=== Provided material ===
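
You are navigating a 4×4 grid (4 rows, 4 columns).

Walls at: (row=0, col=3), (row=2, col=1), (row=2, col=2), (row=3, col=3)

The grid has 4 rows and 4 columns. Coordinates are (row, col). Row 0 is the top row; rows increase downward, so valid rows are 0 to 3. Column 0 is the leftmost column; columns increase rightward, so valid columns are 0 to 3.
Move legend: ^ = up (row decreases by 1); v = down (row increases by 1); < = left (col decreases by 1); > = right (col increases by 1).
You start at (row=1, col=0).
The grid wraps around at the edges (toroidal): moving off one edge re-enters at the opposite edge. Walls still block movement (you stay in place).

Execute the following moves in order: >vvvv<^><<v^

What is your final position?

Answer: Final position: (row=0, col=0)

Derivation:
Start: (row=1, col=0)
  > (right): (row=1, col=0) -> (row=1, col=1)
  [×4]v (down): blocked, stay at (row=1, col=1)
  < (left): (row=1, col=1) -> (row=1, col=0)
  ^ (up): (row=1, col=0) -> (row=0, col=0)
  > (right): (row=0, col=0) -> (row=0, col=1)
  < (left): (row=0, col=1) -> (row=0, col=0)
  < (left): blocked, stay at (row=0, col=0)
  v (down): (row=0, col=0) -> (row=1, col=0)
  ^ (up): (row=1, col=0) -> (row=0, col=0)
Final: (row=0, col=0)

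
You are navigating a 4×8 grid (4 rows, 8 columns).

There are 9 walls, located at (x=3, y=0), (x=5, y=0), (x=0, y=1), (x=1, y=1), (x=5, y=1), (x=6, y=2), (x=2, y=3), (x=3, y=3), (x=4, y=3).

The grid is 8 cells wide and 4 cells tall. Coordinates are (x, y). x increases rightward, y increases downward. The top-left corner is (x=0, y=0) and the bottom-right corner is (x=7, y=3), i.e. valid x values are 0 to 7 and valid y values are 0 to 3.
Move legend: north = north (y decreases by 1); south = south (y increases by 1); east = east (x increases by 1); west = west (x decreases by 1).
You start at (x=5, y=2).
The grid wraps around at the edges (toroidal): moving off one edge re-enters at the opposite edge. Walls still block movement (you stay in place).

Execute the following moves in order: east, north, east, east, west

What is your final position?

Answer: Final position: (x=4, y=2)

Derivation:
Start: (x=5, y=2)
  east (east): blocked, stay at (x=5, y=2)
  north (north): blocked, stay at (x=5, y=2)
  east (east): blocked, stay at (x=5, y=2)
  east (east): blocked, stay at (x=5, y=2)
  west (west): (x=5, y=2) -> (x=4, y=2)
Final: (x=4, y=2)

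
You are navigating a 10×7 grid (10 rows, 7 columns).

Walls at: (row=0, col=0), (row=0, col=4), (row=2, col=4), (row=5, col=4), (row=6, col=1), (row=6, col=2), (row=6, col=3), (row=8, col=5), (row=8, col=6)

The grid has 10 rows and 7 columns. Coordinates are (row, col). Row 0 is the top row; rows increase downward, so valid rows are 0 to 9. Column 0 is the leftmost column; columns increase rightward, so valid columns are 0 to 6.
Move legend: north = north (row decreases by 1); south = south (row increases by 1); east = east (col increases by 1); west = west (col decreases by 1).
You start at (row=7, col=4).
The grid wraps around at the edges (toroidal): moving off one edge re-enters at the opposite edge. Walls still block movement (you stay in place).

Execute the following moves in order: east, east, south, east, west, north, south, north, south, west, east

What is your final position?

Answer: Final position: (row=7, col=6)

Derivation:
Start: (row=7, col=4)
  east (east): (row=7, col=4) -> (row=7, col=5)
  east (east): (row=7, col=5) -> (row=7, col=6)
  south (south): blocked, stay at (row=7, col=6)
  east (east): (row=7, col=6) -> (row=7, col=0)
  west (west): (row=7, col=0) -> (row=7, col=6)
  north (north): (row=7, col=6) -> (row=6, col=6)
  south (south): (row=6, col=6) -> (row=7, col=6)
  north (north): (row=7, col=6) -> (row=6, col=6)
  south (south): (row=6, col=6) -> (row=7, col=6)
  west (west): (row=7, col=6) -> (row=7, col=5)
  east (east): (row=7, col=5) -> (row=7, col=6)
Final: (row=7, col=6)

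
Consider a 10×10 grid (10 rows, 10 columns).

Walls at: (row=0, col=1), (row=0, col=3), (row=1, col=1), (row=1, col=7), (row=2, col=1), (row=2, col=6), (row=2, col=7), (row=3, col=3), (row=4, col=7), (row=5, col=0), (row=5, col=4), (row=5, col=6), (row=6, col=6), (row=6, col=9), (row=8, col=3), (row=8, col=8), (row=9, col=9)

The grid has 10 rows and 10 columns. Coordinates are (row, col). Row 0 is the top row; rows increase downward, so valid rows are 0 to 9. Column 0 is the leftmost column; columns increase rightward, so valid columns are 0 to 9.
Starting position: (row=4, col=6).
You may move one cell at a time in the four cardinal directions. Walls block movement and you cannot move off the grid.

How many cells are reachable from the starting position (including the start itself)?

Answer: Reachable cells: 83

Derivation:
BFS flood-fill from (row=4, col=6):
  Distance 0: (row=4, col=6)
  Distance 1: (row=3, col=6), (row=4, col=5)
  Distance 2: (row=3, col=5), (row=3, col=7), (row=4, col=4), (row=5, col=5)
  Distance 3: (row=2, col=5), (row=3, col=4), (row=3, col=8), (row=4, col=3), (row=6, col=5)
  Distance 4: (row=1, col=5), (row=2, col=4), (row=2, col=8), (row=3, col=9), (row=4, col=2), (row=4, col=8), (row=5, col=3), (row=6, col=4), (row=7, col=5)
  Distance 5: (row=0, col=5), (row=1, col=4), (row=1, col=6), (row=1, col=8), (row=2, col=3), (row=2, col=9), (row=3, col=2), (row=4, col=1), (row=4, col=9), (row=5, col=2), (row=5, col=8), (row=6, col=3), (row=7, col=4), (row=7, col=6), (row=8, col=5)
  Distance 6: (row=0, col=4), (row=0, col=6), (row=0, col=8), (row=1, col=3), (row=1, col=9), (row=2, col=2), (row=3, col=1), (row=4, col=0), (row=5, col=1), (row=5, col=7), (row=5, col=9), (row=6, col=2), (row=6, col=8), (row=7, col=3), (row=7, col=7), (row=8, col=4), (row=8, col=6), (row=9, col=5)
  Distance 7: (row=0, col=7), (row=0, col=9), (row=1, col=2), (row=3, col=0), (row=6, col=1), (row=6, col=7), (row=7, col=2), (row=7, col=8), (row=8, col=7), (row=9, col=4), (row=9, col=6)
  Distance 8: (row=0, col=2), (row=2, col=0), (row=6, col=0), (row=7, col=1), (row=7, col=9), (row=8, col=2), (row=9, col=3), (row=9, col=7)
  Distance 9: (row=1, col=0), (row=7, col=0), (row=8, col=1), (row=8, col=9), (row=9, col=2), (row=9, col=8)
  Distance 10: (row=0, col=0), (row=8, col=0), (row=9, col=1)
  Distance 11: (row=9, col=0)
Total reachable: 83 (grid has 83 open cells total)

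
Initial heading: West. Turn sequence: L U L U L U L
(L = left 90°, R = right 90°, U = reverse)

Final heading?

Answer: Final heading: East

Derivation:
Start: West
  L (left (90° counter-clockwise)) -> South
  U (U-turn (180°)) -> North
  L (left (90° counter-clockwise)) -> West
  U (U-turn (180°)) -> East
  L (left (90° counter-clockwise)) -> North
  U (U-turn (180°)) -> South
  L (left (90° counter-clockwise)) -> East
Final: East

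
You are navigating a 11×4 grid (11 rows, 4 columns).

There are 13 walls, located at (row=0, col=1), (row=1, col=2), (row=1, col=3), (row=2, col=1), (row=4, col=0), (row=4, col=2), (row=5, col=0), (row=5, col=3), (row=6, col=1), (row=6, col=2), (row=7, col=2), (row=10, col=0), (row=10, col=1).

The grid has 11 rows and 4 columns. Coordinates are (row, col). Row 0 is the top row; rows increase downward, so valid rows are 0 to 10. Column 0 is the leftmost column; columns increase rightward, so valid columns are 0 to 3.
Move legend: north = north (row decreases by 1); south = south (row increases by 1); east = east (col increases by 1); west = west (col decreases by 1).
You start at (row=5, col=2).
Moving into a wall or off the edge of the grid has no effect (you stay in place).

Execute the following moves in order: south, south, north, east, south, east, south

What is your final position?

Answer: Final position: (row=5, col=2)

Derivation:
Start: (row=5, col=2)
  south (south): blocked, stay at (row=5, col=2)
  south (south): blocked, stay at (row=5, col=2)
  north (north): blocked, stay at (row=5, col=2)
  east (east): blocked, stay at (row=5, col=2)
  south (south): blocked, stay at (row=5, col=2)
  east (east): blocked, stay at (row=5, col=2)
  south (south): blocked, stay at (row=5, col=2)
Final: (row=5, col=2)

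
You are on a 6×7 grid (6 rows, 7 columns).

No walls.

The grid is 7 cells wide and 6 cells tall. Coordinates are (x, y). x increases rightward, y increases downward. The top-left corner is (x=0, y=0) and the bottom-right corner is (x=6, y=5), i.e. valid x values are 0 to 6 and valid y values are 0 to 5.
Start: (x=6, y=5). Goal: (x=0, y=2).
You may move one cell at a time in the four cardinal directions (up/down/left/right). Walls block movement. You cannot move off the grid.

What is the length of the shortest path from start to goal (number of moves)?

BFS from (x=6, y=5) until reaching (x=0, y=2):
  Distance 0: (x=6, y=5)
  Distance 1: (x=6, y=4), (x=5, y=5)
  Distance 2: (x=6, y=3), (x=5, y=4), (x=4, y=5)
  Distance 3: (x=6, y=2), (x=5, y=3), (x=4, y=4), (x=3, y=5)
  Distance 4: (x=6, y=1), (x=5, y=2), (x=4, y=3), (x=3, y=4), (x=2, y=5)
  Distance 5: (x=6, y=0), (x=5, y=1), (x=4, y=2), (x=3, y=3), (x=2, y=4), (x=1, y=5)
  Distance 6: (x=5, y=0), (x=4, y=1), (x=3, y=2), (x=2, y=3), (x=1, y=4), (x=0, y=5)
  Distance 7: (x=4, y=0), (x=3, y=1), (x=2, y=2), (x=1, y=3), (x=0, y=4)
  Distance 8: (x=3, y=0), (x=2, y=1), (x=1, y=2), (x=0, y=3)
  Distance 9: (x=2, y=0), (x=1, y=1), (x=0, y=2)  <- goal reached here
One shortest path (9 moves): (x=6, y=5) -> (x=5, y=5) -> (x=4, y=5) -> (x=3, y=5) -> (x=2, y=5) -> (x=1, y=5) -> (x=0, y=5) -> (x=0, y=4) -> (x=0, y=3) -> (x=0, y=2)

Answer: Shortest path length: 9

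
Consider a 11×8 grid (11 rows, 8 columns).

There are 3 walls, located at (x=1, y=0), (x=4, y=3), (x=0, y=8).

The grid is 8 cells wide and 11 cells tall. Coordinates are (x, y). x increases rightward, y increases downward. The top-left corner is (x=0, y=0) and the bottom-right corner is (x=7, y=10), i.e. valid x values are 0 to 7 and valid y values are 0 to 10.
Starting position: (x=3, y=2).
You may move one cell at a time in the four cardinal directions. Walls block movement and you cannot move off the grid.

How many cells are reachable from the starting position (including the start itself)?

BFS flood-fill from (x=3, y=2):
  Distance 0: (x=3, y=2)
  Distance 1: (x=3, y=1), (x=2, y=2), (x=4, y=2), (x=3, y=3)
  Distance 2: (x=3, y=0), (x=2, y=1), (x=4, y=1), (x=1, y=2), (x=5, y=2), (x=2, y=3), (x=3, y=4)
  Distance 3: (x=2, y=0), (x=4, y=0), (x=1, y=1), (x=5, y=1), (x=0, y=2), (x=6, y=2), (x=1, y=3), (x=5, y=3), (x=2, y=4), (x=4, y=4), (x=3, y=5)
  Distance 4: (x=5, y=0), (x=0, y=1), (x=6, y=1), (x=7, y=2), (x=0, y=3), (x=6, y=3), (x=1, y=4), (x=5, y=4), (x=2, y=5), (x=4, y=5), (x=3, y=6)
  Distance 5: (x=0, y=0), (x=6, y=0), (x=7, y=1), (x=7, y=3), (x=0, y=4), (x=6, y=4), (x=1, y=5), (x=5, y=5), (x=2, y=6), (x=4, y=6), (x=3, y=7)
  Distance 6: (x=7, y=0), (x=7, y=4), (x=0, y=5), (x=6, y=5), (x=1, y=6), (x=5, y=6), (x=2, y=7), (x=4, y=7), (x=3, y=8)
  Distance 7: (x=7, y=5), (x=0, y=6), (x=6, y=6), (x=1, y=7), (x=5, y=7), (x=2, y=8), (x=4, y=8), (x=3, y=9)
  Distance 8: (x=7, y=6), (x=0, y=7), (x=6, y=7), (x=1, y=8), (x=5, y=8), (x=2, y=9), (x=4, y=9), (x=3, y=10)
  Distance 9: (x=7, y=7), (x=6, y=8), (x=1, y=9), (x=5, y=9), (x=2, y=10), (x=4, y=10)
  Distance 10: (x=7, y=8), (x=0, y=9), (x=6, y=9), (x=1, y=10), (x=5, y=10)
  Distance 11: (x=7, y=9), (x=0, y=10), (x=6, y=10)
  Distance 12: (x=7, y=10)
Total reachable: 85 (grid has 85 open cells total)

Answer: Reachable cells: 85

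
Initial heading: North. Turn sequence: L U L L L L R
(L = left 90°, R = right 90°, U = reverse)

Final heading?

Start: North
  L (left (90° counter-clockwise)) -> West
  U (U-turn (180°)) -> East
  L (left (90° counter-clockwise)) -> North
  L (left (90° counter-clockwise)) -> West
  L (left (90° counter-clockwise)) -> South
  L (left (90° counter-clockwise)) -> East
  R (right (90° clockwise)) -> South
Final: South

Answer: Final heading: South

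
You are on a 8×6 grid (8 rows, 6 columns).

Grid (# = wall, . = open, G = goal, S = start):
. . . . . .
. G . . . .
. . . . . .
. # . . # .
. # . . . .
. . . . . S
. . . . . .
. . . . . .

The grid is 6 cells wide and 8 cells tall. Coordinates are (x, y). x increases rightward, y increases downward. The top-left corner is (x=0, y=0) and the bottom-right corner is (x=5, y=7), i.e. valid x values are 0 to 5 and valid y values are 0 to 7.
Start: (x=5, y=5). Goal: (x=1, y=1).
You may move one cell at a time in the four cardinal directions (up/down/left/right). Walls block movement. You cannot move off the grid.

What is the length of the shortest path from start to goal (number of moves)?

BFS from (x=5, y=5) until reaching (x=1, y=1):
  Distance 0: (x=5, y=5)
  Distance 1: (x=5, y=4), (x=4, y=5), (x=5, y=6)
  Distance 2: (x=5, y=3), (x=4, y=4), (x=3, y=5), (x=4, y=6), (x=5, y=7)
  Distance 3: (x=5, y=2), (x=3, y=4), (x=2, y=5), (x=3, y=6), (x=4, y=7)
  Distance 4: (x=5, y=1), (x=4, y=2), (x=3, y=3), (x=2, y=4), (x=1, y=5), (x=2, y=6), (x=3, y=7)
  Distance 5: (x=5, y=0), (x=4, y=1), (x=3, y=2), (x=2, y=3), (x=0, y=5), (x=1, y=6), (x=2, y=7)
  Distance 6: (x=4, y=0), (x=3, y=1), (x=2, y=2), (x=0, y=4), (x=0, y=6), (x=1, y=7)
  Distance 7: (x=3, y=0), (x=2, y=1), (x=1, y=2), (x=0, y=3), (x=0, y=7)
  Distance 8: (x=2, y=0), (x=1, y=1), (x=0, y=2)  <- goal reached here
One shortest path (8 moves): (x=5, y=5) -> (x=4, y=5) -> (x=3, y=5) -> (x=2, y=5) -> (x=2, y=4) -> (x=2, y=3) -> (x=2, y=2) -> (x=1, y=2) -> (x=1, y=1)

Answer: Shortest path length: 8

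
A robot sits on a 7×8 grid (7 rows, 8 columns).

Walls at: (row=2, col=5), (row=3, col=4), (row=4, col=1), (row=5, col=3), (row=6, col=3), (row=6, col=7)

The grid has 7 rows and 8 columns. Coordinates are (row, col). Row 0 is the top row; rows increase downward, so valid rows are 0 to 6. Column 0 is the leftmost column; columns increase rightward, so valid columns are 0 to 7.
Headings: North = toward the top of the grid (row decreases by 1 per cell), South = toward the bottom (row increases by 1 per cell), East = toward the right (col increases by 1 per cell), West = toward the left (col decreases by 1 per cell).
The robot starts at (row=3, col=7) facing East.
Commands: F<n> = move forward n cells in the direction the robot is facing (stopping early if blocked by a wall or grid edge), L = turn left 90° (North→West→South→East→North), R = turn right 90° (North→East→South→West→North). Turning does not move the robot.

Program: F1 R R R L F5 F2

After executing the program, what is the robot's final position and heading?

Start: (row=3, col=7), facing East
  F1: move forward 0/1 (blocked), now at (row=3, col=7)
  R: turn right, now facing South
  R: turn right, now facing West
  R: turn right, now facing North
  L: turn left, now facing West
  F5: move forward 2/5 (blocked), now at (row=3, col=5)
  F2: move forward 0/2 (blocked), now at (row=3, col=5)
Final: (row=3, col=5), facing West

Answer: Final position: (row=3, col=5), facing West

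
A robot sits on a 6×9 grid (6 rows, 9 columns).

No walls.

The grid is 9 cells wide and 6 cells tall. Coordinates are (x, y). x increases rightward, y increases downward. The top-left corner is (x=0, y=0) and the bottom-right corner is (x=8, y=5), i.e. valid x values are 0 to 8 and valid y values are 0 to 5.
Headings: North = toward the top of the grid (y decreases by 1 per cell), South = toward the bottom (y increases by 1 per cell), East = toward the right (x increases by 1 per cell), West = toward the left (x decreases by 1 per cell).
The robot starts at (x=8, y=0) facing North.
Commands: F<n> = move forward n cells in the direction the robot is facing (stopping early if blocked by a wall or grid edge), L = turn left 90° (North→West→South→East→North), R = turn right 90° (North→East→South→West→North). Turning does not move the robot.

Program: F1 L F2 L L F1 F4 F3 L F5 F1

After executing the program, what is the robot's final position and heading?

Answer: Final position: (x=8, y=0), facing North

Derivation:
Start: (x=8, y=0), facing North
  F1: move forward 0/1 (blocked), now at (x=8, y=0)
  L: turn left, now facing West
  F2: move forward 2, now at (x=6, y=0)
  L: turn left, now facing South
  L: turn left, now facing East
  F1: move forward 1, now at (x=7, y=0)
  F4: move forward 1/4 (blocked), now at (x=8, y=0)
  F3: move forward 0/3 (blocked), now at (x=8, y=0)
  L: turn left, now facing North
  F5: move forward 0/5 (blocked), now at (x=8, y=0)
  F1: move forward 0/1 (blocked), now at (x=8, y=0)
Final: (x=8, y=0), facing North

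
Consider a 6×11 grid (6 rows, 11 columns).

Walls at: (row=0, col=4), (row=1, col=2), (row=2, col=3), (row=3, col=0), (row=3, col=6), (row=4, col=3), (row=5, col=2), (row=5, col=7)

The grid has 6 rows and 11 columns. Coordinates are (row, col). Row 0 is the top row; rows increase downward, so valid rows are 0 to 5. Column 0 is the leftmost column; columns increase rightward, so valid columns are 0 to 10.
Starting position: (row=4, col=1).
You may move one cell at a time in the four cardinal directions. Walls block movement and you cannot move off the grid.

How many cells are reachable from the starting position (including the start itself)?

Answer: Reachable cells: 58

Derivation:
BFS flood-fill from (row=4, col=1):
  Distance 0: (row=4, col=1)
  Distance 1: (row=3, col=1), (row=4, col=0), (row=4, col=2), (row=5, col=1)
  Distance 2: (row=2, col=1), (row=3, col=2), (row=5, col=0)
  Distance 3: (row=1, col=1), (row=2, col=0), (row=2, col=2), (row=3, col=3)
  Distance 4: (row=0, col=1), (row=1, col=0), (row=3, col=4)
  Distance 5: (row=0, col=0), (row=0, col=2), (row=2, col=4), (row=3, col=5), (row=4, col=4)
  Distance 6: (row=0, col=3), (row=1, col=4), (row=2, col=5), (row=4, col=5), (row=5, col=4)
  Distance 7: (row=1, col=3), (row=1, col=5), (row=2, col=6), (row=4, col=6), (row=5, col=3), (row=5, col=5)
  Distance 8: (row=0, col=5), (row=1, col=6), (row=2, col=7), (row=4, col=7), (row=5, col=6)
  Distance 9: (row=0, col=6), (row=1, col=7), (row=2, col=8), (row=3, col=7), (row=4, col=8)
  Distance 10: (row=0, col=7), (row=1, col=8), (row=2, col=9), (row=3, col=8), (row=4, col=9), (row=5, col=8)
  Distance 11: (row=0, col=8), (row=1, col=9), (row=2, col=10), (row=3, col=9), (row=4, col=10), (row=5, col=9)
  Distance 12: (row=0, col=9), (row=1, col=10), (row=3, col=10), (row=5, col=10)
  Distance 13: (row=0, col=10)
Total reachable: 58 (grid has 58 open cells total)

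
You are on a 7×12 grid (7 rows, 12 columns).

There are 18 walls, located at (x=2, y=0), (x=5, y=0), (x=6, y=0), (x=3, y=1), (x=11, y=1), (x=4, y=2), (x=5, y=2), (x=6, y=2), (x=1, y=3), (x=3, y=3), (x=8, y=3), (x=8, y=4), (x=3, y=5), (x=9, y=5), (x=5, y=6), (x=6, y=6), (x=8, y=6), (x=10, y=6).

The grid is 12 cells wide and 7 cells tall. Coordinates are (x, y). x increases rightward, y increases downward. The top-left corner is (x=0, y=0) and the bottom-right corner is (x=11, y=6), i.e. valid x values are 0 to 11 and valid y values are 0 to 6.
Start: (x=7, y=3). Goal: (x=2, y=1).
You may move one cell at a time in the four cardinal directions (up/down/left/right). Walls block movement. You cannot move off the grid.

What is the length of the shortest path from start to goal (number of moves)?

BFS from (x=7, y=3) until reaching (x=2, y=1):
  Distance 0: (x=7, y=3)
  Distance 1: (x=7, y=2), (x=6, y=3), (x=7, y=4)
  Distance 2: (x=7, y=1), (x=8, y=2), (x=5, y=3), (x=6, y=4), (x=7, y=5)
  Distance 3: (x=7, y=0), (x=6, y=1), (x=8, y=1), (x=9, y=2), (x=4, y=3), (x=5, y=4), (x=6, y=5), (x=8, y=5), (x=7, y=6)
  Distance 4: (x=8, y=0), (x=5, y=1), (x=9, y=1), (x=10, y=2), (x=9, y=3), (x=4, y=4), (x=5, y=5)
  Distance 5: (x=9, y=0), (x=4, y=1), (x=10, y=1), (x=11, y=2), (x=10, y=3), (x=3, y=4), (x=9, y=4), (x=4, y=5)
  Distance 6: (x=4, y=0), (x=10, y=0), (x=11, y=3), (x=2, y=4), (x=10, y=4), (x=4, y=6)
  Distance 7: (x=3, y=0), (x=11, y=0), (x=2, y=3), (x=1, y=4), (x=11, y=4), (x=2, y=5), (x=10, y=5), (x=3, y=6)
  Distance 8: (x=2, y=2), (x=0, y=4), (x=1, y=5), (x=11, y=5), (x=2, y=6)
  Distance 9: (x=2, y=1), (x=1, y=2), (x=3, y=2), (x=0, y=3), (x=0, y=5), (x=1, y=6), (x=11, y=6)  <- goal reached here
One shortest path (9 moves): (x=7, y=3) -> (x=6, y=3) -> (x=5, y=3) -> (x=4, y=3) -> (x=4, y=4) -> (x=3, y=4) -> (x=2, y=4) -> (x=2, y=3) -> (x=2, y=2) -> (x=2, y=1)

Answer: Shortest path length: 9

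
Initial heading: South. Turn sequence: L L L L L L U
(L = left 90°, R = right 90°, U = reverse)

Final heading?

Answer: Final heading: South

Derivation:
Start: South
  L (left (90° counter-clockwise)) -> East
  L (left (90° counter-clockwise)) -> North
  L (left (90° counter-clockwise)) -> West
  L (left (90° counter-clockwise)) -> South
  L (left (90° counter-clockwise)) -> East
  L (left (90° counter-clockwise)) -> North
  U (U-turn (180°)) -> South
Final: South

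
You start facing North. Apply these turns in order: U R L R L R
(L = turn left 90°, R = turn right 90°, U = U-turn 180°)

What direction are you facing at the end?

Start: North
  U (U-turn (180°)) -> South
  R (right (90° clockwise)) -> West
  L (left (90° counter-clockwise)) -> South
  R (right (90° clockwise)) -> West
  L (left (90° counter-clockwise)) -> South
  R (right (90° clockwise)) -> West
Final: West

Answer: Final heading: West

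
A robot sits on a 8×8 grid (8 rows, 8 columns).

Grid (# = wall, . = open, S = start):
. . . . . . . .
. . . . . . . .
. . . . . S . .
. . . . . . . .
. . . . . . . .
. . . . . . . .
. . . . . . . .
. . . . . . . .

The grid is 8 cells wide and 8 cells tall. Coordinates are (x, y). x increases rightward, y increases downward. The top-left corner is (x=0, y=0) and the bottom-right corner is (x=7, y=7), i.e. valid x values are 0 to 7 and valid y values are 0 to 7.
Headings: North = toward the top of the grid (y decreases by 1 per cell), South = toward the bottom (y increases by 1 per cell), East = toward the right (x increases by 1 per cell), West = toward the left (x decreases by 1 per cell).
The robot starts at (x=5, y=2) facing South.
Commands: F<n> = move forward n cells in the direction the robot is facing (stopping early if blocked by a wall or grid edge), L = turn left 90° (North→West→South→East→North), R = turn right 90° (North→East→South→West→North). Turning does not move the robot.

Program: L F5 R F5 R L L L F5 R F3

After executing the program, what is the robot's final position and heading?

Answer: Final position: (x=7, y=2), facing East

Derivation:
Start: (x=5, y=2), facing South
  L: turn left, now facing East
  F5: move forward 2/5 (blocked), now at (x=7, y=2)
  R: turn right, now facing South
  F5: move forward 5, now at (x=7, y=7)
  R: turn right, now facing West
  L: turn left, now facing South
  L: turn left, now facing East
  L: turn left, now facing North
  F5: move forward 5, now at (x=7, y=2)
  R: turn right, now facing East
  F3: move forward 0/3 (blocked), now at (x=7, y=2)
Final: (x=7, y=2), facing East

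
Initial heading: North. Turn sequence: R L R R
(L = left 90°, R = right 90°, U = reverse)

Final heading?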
===
→ **About this exercise**
Begin at the line that has "The grid is 9" in the entries above; stop after the line that has "col=2), (row=5, col=7)". Transcribe exactly those lines and no others.

→ **Completed exercise**
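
The grid is 9 cells wide and 6 cells tall. Coordinates are (x, y). x increases rightward, y increases downward. The top-left corner is (x=0, y=0) and the bottom-right corner is (x=8, y=5), i.e. valid x values are 0 to 8 and valid y values are 0 to 5.
Headings: North = toward the top of the grid (y decreases by 1 per cell), South = toward the bottom (y increases by 1 per cell), East = toward the right (x increases by 1 per cell), West = toward the left (x decreases by 1 per cell).
The robot starts at (x=8, y=0) facing North.
Commands: F<n> = move forward n cells in the direction the robot is facing (stopping early if blocked by a wall or grid edge), L = turn left 90° (North→West→South→East→North), R = turn right 90° (North→East→South→West→North). Turning does not move the robot.

Program: F1 L F2 L L F1 F4 F3 L F5 F1

After executing the program, what is the robot's final position and heading?

Answer: Final position: (x=8, y=0), facing North

Derivation:
Start: (x=8, y=0), facing North
  F1: move forward 0/1 (blocked), now at (x=8, y=0)
  L: turn left, now facing West
  F2: move forward 2, now at (x=6, y=0)
  L: turn left, now facing South
  L: turn left, now facing East
  F1: move forward 1, now at (x=7, y=0)
  F4: move forward 1/4 (blocked), now at (x=8, y=0)
  F3: move forward 0/3 (blocked), now at (x=8, y=0)
  L: turn left, now facing North
  F5: move forward 0/5 (blocked), now at (x=8, y=0)
  F1: move forward 0/1 (blocked), now at (x=8, y=0)
Final: (x=8, y=0), facing North

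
Consider a 6×11 grid (6 rows, 11 columns).

Walls at: (row=0, col=4), (row=1, col=2), (row=2, col=3), (row=3, col=0), (row=3, col=6), (row=4, col=3), (row=5, col=2), (row=5, col=7)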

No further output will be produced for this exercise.